● **LISTED RECORDS**
┏━━

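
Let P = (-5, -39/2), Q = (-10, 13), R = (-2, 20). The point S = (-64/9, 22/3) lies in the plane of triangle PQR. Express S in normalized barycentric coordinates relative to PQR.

(2/9, 5/9, 2/9)

Signed area of the reference triangle: [PQR] = ½·((-5)·(13−20) + (-10)·(20−(-39/2)) + (-2)·(-39/2−13)) = ½·(35 − 395 + 65) = -295/2.
[SQR] = ½·((-64/9)·(13−20) + (-10)·(20−(22/3)) + (-2)·(22/3−13)) = ½·(448/9 − 380/3 + 34/3) = -295/9, so the P-coordinate is (-295/9)/(-295/2) = 2/9.
[PSR] = ½·((-5)·(22/3−20) + (-64/9)·(20−(-39/2)) + (-2)·(-39/2−(22/3))) = ½·(190/3 − 2528/9 + 161/3) = -1475/18, so the Q-coordinate is 5/9.
[PQS] = ½·((-5)·(13−(22/3)) + (-10)·(22/3−(-39/2)) + (-64/9)·(-39/2−13)) = ½·(-85/3 − 805/3 + 2080/9) = -295/9, so the R-coordinate is 2/9.
Check: 2/9 + 5/9 + 2/9 = 1.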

┗━━

Restate the entries. Match them exactly.

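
Let P = (-5, -39/2), Q = (-10, 13), R = (-2, 20). The point S = (-64/9, 22/3) lies in the plane of triangle PQR. Express S in normalized barycentric coordinates relative to PQR.

(2/9, 5/9, 2/9)

Signed area of the reference triangle: [PQR] = ½·((-5)·(13−20) + (-10)·(20−(-39/2)) + (-2)·(-39/2−13)) = ½·(35 − 395 + 65) = -295/2.
[SQR] = ½·((-64/9)·(13−20) + (-10)·(20−(22/3)) + (-2)·(22/3−13)) = ½·(448/9 − 380/3 + 34/3) = -295/9, so the P-coordinate is (-295/9)/(-295/2) = 2/9.
[PSR] = ½·((-5)·(22/3−20) + (-64/9)·(20−(-39/2)) + (-2)·(-39/2−(22/3))) = ½·(190/3 − 2528/9 + 161/3) = -1475/18, so the Q-coordinate is 5/9.
[PQS] = ½·((-5)·(13−(22/3)) + (-10)·(22/3−(-39/2)) + (-64/9)·(-39/2−13)) = ½·(-85/3 − 805/3 + 2080/9) = -295/9, so the R-coordinate is 2/9.
Check: 2/9 + 5/9 + 2/9 = 1.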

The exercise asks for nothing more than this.